What to work on -> Within the records below, find each line that holds the string "earlier", then copy it.

* * * * * * *

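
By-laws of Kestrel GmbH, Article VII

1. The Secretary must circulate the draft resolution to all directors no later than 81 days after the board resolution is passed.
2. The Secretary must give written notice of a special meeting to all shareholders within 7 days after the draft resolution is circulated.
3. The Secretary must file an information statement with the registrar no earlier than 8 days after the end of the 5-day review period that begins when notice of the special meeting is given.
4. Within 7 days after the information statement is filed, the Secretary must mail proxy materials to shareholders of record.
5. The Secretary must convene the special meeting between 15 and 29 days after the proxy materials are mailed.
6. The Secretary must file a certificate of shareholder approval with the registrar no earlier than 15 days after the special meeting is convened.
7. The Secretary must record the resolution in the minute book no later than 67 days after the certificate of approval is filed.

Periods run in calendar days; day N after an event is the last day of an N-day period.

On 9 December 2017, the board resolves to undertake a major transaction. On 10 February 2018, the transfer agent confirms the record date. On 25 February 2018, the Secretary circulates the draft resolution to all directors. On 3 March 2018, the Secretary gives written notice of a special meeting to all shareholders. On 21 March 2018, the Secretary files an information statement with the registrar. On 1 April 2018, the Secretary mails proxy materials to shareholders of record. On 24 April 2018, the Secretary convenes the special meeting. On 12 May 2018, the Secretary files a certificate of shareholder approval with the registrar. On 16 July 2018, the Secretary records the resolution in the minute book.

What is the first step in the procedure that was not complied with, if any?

Step 4

Step 1 — counting 81 days from 9 December 2017 (when the board resolution is passed) gives a deadline of 28 February 2018; completed 25 February 2018, before the deadline.
Step 2 — counting 7 days from 25 February 2018 (when the draft resolution is circulated) gives a deadline of 4 March 2018; completed 3 March 2018, before the deadline.
Step 3 — must wait 8 days from 8 March 2018 (end of the 5-day review period, which began when notice of the special meeting is given on 3 March 2018), so not before 16 March 2018; done 21 March 2018, after the minimum wait.
Step 4 — counting 7 days from 21 March 2018 (when the information statement is filed) gives a deadline of 28 March 2018; 1 April 2018 misses that deadline by 4 days.
No need to go further; step 4 was not satisfied.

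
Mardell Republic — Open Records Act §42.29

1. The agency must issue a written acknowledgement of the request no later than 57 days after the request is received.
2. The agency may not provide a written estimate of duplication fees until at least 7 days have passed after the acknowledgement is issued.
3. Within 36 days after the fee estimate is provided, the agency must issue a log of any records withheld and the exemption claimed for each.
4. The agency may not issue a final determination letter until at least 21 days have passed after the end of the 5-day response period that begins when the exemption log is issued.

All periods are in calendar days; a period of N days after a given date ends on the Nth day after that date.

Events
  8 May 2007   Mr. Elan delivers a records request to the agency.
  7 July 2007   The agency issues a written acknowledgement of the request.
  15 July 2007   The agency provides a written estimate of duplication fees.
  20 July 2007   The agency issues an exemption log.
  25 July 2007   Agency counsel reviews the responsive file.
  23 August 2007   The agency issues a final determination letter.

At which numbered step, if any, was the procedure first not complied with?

Step 1

Step 1: 57 days after 8 May 2007 (when the request is received) is 4 July 2007; 7 July 2007 misses that deadline by 3 days.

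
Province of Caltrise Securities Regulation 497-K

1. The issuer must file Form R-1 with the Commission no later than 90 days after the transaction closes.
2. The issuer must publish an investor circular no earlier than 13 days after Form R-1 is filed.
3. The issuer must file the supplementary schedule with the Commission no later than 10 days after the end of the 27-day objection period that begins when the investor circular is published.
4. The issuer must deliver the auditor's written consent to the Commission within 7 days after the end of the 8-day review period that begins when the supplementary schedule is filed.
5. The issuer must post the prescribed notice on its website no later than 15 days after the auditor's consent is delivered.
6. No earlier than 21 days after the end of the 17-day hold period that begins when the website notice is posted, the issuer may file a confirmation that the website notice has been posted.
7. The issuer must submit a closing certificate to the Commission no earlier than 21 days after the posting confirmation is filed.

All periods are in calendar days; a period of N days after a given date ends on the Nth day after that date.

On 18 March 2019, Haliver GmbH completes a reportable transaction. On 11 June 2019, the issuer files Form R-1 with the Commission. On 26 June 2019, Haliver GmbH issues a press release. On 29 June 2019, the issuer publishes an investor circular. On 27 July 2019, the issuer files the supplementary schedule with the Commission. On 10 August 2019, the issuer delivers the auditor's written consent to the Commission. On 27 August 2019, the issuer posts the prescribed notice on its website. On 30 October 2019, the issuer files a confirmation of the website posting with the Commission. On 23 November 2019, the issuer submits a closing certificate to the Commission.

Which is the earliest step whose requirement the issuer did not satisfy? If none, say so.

(1) due by 18 March 2019 + 90 days = 16 June 2019; completed 11 June 2019, before the deadline.
(2) permitted from 11 June 2019 + 13 days = 24 June 2019 onward; done 29 June 2019 — permitted.
(3) due by 26 July 2019 + 10 days = 5 August 2019; 27 July 2019 is within that limit.
(4) due by 4 August 2019 + 7 days = 11 August 2019; 10 August 2019 is within that limit.
(5) due by 10 August 2019 + 15 days = 25 August 2019; not done until 27 August 2019, 2 days after the deadline.

Step 5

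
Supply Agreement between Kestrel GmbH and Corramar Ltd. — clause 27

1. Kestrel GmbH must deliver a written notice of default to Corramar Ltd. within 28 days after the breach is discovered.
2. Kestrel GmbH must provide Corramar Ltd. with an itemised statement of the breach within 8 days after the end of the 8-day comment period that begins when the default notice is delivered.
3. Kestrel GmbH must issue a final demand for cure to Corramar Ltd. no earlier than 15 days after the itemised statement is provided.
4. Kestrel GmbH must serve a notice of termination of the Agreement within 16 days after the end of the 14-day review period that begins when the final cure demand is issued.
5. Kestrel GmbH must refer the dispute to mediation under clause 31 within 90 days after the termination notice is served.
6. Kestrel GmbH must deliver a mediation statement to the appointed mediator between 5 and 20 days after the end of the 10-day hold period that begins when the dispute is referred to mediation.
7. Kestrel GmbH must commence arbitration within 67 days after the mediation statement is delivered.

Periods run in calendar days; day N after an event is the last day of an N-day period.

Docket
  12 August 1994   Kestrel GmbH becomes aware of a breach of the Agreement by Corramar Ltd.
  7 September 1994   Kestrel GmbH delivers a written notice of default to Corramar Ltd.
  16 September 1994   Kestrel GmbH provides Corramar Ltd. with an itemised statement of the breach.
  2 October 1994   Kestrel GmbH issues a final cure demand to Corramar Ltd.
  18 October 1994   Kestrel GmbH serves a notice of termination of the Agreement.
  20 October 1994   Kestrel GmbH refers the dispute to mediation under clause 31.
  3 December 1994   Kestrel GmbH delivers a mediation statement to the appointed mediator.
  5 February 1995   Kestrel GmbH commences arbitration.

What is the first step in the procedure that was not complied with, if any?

Step 6

(1) due by 12 August 1994 + 28 days = 9 September 1994; 7 September 1994 is within that limit.
(2) due by 15 September 1994 + 8 days = 23 September 1994; 16 September 1994 is within that limit.
(3) permitted from 16 September 1994 + 15 days = 1 October 1994 onward; 2 October 1994 is on or after that date.
(4) due by 16 October 1994 + 16 days = 1 November 1994; 18 October 1994 is within that limit.
(5) due by 18 October 1994 + 90 days = 16 January 1995; completed 20 October 1994, before the deadline.
(6) the permitted window runs from 30 October 1994 + 5 = 4 November 1994 to 30 October 1994 + 20 = 19 November 1994; done 3 December 1994 — 14 days after the window closed.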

* * * * * * *

Solution below ->
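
3. The Secretary must file an information statement with the registrar no earlier than 8 days after the end of the 5-day review period that begins when notice of the special meeting is given.
6. The Secretary must file a certificate of shareholder approval with the registrar no earlier than 15 days after the special meeting is convened.
2. The issuer must publish an investor circular no earlier than 13 days after Form R-1 is filed.
6. No earlier than 21 days after the end of the 17-day hold period that begins when the website notice is posted, the issuer may file a confirmation that the website notice has been posted.
7. The issuer must submit a closing certificate to the Commission no earlier than 21 days after the posting confirmation is filed.
3. Kestrel GmbH must issue a final demand for cure to Corramar Ltd. no earlier than 15 days after the itemised statement is provided.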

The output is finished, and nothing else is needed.